EXERCISE DETAILS: Reproduce, exactly and in full, only the lines below from the one containing "R | 13 | 15 |" through the one containing "There are 17".

►

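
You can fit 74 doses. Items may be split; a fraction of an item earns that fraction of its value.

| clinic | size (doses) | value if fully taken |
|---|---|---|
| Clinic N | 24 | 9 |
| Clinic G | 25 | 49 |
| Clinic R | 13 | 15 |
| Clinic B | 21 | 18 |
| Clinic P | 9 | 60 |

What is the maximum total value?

Rank by value-to-size ratio: Clinic P 60/9≈6.67, Clinic G 49/25≈1.96, Clinic R 15/13≈1.15, Clinic B 18/21≈0.857, Clinic N 9/24≈0.375.
Clinic P: take in full, 9 doses for value 60 → 65 left.
Take all of Clinic G (25 doses, value 49) → 40 doses left.
Clinic R: take in full, 13 doses for value 15 → 27 left.
All 21 doses of Clinic B fit (value 18) → 6 remain.
Fill the last 6 doses with part of Clinic N: 6/24 of it earns 2.25.
Total value = 144.25.

144.25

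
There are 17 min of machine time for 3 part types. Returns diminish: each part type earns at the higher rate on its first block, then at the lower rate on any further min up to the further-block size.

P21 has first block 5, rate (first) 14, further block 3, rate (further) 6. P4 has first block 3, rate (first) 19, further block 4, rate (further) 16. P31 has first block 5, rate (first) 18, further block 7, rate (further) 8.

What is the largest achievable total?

Rank every tier by rate: P4/first 19 > P31/first 18 > P4/second 16 > P21/first 14 > P31/second 8 > P21/second 6.
P4/first (19): +3 — 14 left.
P31/first (18): +5 — 9 left.
P4 second at 16: fill all 4 — 5 left.
P21 first at 14: fill all 5 — 0 left.
Total = 19×3 + 18×5 + 16×4 + 14×5 = 281.

281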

◄

EXERCISE SOLUTION:
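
| Clinic R | 13 | 15 |
| Clinic B | 21 | 18 |
| Clinic P | 9 | 60 |

What is the maximum total value?

Rank by value-to-size ratio: Clinic P 60/9≈6.67, Clinic G 49/25≈1.96, Clinic R 15/13≈1.15, Clinic B 18/21≈0.857, Clinic N 9/24≈0.375.
Clinic P: take in full, 9 doses for value 60 → 65 left.
Take all of Clinic G (25 doses, value 49) → 40 doses left.
Clinic R: take in full, 13 doses for value 15 → 27 left.
All 21 doses of Clinic B fit (value 18) → 6 remain.
Fill the last 6 doses with part of Clinic N: 6/24 of it earns 2.25.
Total value = 144.25.

144.25

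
There are 17 min of machine time for 3 part types. Returns diminish: each part type earns at the higher rate on its first block, then at the lower rate on any further min up to the further-block size.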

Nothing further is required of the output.